◆ Exercise goal ◆
All lines in the records below with the word "realized" must be returned.

◆ Stored items ◆
····················
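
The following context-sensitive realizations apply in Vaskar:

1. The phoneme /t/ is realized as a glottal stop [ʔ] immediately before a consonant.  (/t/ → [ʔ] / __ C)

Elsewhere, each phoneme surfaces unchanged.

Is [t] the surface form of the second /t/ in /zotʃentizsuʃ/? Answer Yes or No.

/t/ (between /n/ and /i/) fails the environment for rule 1, so it stays [t].
The actual realization is [t], which matches [t].

Yes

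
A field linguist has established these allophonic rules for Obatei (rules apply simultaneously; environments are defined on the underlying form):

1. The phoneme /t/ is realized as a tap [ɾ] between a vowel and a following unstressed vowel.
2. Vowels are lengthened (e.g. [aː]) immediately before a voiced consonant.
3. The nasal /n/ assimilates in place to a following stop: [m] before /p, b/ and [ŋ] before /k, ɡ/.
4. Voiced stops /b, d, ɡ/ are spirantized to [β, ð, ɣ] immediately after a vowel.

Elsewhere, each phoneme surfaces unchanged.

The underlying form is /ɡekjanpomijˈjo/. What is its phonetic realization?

[ɡekjaːmpoːmiːjˈjo]

/ɡ/ (word-initial) is in the target of rule 4 but the environment (immediately after a vowel) is not met → [ɡ].
/e/ (between /ɡ/ and /k/) is in the target of rule 2 but the environment (before a voiced consonant) is not met → [e].
/k/ (between /e/ and /j/) is unaffected → [k].
/j/ (between /k/ and /a/) is unaffected → [j].
/a/ (between /j/ and /n/): before a voiced consonant, so rule 2 applies → [aː].
/n/ (between /a/ and /p/): before a labial or velar stop, so rule 3 applies → [m].
/p/ (between /n/ and /o/) is unaffected → [p].
/o/ (between /p/ and /m/): before a voiced consonant, so rule 2 applies → [oː].
/m/ — not in any rule's target class → [m].
/i/ — between /m/ and /j/, before a voiced consonant — surfaces as [iː] (rule 2).
/j/ (between /i/ and /j/): no rule targets it → [j].
/j/ stays [j].
/o/ (word-final) is in the target of rule 2 but the environment (before a voiced consonant) is not met → [o].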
····················
◆ Answer to this problem ◆
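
1. The phoneme /t/ is realized as a glottal stop [ʔ] immediately before a consonant.  (/t/ → [ʔ] / __ C)
1. The phoneme /t/ is realized as a tap [ɾ] between a vowel and a following unstressed vowel.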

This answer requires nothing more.